• WHAT YOU NEED TO DO:
Copy the records out again in full, keeping them identical.

• THE RECORDS:
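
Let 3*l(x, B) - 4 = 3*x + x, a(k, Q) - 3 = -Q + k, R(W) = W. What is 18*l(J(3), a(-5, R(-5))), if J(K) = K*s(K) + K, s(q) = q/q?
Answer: 168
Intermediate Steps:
a(k, Q) = 3 + k - Q (a(k, Q) = 3 + (-Q + k) = 3 + (k - Q) = 3 + k - Q)
s(q) = 1
J(K) = 2*K (J(K) = K*1 + K = K + K = 2*K)
l(x, B) = 4/3 + 4*x/3 (l(x, B) = 4/3 + (3*x + x)/3 = 4/3 + (4*x)/3 = 4/3 + 4*x/3)
18*l(J(3), a(-5, R(-5))) = 18*(4/3 + 4*(2*3)/3) = 18*(4/3 + (4/3)*6) = 18*(4/3 + 8) = 18*(28/3) = 168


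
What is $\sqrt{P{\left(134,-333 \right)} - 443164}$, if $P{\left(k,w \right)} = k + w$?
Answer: $i \sqrt{443363} \approx 665.86 i$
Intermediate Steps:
$\sqrt{P{\left(134,-333 \right)} - 443164} = \sqrt{\left(134 - 333\right) - 443164} = \sqrt{-199 - 443164} = \sqrt{-443363} = i \sqrt{443363}$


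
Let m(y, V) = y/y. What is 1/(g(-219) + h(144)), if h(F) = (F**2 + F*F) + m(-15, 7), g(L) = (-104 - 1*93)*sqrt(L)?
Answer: 41473/1728508900 + 197*I*sqrt(219)/1728508900 ≈ 2.3994e-5 + 1.6866e-6*I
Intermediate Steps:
g(L) = -197*sqrt(L) (g(L) = (-104 - 93)*sqrt(L) = -197*sqrt(L))
m(y, V) = 1
h(F) = 1 + 2*F**2 (h(F) = (F**2 + F*F) + 1 = (F**2 + F**2) + 1 = 2*F**2 + 1 = 1 + 2*F**2)
1/(g(-219) + h(144)) = 1/(-197*I*sqrt(219) + (1 + 2*144**2)) = 1/(-197*I*sqrt(219) + (1 + 2*20736)) = 1/(-197*I*sqrt(219) + (1 + 41472)) = 1/(-197*I*sqrt(219) + 41473) = 1/(41473 - 197*I*sqrt(219))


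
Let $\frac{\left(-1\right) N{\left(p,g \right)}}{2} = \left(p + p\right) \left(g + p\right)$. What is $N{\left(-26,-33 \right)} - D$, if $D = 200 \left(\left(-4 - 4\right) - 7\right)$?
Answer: $-3136$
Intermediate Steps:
$N{\left(p,g \right)} = - 4 p \left(g + p\right)$ ($N{\left(p,g \right)} = - 2 \left(p + p\right) \left(g + p\right) = - 2 \cdot 2 p \left(g + p\right) = - 4 p \left(g + p\right)$)
$D = -3000$ ($D = 200 \left(-8 - 7\right) = 200 \left(-15\right) = -3000$)
$N{\left(-26,-33 \right)} - D = \left(-4\right) \left(-26\right) \left(-33 - 26\right) - -3000 = \left(-4\right) \left(-26\right) \left(-59\right) + 3000 = -6136 + 3000 = -3136$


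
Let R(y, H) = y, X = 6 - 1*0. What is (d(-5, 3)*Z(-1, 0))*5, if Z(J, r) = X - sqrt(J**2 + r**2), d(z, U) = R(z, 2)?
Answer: -125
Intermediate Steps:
X = 6 (X = 6 + 0 = 6)
d(z, U) = z
Z(J, r) = 6 - sqrt(J**2 + r**2)
(d(-5, 3)*Z(-1, 0))*5 = -5*(6 - sqrt((-1)**2 + 0**2))*5 = -5*(6 - sqrt(1 + 0))*5 = -5*(6 - sqrt(1))*5 = -5*(6 - 1*1)*5 = -5*(6 - 1)*5 = -5*5*5 = -25*5 = -125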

• TASK RESULT:
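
Let 3*l(x, B) - 4 = 3*x + x, a(k, Q) - 3 = -Q + k, R(W) = W. What is 18*l(J(3), a(-5, R(-5))), if J(K) = K*s(K) + K, s(q) = q/q?
Answer: 168
Intermediate Steps:
a(k, Q) = 3 + k - Q (a(k, Q) = 3 + (-Q + k) = 3 + (k - Q) = 3 + k - Q)
s(q) = 1
J(K) = 2*K (J(K) = K*1 + K = K + K = 2*K)
l(x, B) = 4/3 + 4*x/3 (l(x, B) = 4/3 + (3*x + x)/3 = 4/3 + (4*x)/3 = 4/3 + 4*x/3)
18*l(J(3), a(-5, R(-5))) = 18*(4/3 + 4*(2*3)/3) = 18*(4/3 + (4/3)*6) = 18*(4/3 + 8) = 18*(28/3) = 168


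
What is $\sqrt{P{\left(134,-333 \right)} - 443164}$, if $P{\left(k,w \right)} = k + w$?
Answer: $i \sqrt{443363} \approx 665.86 i$
Intermediate Steps:
$\sqrt{P{\left(134,-333 \right)} - 443164} = \sqrt{\left(134 - 333\right) - 443164} = \sqrt{-199 - 443164} = \sqrt{-443363} = i \sqrt{443363}$


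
Let m(y, V) = y/y. What is 1/(g(-219) + h(144)), if h(F) = (F**2 + F*F) + m(-15, 7), g(L) = (-104 - 1*93)*sqrt(L)?
Answer: 41473/1728508900 + 197*I*sqrt(219)/1728508900 ≈ 2.3994e-5 + 1.6866e-6*I
Intermediate Steps:
g(L) = -197*sqrt(L) (g(L) = (-104 - 93)*sqrt(L) = -197*sqrt(L))
m(y, V) = 1
h(F) = 1 + 2*F**2 (h(F) = (F**2 + F*F) + 1 = (F**2 + F**2) + 1 = 2*F**2 + 1 = 1 + 2*F**2)
1/(g(-219) + h(144)) = 1/(-197*I*sqrt(219) + (1 + 2*144**2)) = 1/(-197*I*sqrt(219) + (1 + 2*20736)) = 1/(-197*I*sqrt(219) + (1 + 41472)) = 1/(-197*I*sqrt(219) + 41473) = 1/(41473 - 197*I*sqrt(219))


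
Let $\frac{\left(-1\right) N{\left(p,g \right)}}{2} = \left(p + p\right) \left(g + p\right)$. What is $N{\left(-26,-33 \right)} - D$, if $D = 200 \left(\left(-4 - 4\right) - 7\right)$?
Answer: $-3136$
Intermediate Steps:
$N{\left(p,g \right)} = - 4 p \left(g + p\right)$ ($N{\left(p,g \right)} = - 2 \left(p + p\right) \left(g + p\right) = - 2 \cdot 2 p \left(g + p\right) = - 4 p \left(g + p\right)$)
$D = -3000$ ($D = 200 \left(-8 - 7\right) = 200 \left(-15\right) = -3000$)
$N{\left(-26,-33 \right)} - D = \left(-4\right) \left(-26\right) \left(-33 - 26\right) - -3000 = \left(-4\right) \left(-26\right) \left(-59\right) + 3000 = -6136 + 3000 = -3136$


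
Let R(y, H) = y, X = 6 - 1*0. What is (d(-5, 3)*Z(-1, 0))*5, if Z(J, r) = X - sqrt(J**2 + r**2), d(z, U) = R(z, 2)?
Answer: -125
Intermediate Steps:
X = 6 (X = 6 + 0 = 6)
d(z, U) = z
Z(J, r) = 6 - sqrt(J**2 + r**2)
(d(-5, 3)*Z(-1, 0))*5 = -5*(6 - sqrt((-1)**2 + 0**2))*5 = -5*(6 - sqrt(1 + 0))*5 = -5*(6 - sqrt(1))*5 = -5*(6 - 1*1)*5 = -5*(6 - 1)*5 = -5*5*5 = -25*5 = -125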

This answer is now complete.